■ WHAT YOU HAVE TO DO ■
Transcribe the entries exactly as each line appears.

[Stored data]
----------------
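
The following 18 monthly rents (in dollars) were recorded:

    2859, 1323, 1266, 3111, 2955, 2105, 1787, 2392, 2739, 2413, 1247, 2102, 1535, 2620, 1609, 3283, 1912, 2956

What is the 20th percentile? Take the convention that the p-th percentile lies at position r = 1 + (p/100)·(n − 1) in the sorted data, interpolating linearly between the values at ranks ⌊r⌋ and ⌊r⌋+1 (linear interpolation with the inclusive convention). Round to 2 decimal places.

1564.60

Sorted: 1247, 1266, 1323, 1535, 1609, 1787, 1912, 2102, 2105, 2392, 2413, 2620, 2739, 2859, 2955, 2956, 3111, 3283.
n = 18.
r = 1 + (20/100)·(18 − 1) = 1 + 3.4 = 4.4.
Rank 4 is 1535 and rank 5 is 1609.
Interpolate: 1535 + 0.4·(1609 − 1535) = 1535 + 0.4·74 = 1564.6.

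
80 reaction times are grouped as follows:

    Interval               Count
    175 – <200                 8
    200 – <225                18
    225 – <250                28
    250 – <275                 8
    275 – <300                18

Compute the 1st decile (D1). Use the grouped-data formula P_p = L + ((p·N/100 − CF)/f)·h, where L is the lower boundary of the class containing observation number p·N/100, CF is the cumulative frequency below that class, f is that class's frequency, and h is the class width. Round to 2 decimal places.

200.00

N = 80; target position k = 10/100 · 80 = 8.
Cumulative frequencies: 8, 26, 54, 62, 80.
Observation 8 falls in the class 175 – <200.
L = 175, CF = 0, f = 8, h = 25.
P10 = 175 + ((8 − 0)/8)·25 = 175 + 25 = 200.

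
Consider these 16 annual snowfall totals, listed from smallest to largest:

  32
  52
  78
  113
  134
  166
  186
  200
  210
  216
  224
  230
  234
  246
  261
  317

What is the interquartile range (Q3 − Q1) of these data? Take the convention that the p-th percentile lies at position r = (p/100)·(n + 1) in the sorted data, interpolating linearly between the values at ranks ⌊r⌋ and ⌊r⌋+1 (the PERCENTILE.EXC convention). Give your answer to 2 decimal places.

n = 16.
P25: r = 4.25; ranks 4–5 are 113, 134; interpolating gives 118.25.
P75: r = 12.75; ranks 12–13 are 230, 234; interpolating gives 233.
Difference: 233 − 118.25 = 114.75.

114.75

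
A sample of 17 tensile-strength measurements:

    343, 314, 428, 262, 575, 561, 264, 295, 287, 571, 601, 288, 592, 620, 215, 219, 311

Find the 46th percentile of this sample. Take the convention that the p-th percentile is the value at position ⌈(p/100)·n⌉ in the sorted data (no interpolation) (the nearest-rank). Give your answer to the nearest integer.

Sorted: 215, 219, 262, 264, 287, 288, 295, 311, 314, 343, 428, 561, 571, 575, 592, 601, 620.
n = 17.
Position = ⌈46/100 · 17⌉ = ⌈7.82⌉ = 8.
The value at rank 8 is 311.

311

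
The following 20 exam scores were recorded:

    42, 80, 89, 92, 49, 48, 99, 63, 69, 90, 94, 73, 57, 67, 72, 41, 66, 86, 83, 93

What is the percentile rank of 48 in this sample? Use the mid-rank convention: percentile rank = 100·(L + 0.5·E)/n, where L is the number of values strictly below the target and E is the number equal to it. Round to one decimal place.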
----------------
■ OUTPUT BELOW ■
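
The following 18 monthly rents (in dollars) were recorded:

    2859, 1323, 1266, 3111, 2955, 2105, 1787, 2392, 2739, 2413, 1247, 2102, 1535, 2620, 1609, 3283, 1912, 2956

What is the 20th percentile? Take the convention that the p-th percentile lies at position r = 1 + (p/100)·(n − 1) in the sorted data, interpolating linearly between the values at ranks ⌊r⌋ and ⌊r⌋+1 (linear interpolation with the inclusive convention). Round to 2 decimal places.

1564.60

Sorted: 1247, 1266, 1323, 1535, 1609, 1787, 1912, 2102, 2105, 2392, 2413, 2620, 2739, 2859, 2955, 2956, 3111, 3283.
n = 18.
r = 1 + (20/100)·(18 − 1) = 1 + 3.4 = 4.4.
Rank 4 is 1535 and rank 5 is 1609.
Interpolate: 1535 + 0.4·(1609 − 1535) = 1535 + 0.4·74 = 1564.6.

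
80 reaction times are grouped as follows:

    Interval               Count
    175 – <200                 8
    200 – <225                18
    225 – <250                28
    250 – <275                 8
    275 – <300                18

Compute the 1st decile (D1). Use the grouped-data formula P_p = L + ((p·N/100 − CF)/f)·h, where L is the lower boundary of the class containing observation number p·N/100, CF is the cumulative frequency below that class, f is that class's frequency, and h is the class width. Round to 2 decimal places.

200.00

N = 80; target position k = 10/100 · 80 = 8.
Cumulative frequencies: 8, 26, 54, 62, 80.
Observation 8 falls in the class 175 – <200.
L = 175, CF = 0, f = 8, h = 25.
P10 = 175 + ((8 − 0)/8)·25 = 175 + 25 = 200.

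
Consider these 16 annual snowfall totals, listed from smallest to largest:

  32
  52
  78
  113
  134
  166
  186
  200
  210
  216
  224
  230
  234
  246
  261
  317

What is the interquartile range (Q3 − Q1) of these data? Take the convention that the p-th percentile lies at position r = (p/100)·(n + 1) in the sorted data, interpolating linearly between the values at ranks ⌊r⌋ and ⌊r⌋+1 (the PERCENTILE.EXC convention). Give your answer to 2 decimal places.

n = 16.
P25: r = 4.25; ranks 4–5 are 113, 134; interpolating gives 118.25.
P75: r = 12.75; ranks 12–13 are 230, 234; interpolating gives 233.
Difference: 233 − 118.25 = 114.75.

114.75

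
A sample of 17 tensile-strength measurements:

    343, 314, 428, 262, 575, 561, 264, 295, 287, 571, 601, 288, 592, 620, 215, 219, 311

Find the 46th percentile of this sample. Take the convention that the p-th percentile is the value at position ⌈(p/100)·n⌉ in the sorted data (no interpolation) (the nearest-rank). Give your answer to the nearest integer.

Sorted: 215, 219, 262, 264, 287, 288, 295, 311, 314, 343, 428, 561, 571, 575, 592, 601, 620.
n = 17.
Position = ⌈46/100 · 17⌉ = ⌈7.82⌉ = 8.
The value at rank 8 is 311.

311

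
The following 20 exam scores were recorded:

    42, 80, 89, 92, 49, 48, 99, 63, 69, 90, 94, 73, 57, 67, 72, 41, 66, 86, 83, 93

What is the percentile rank of 48 in this sample? Use the mid-rank convention: percentile rank = 100·(L + 0.5·E)/n, where L is the number of values strictly below the target and E is the number equal to it. Round to one decimal place.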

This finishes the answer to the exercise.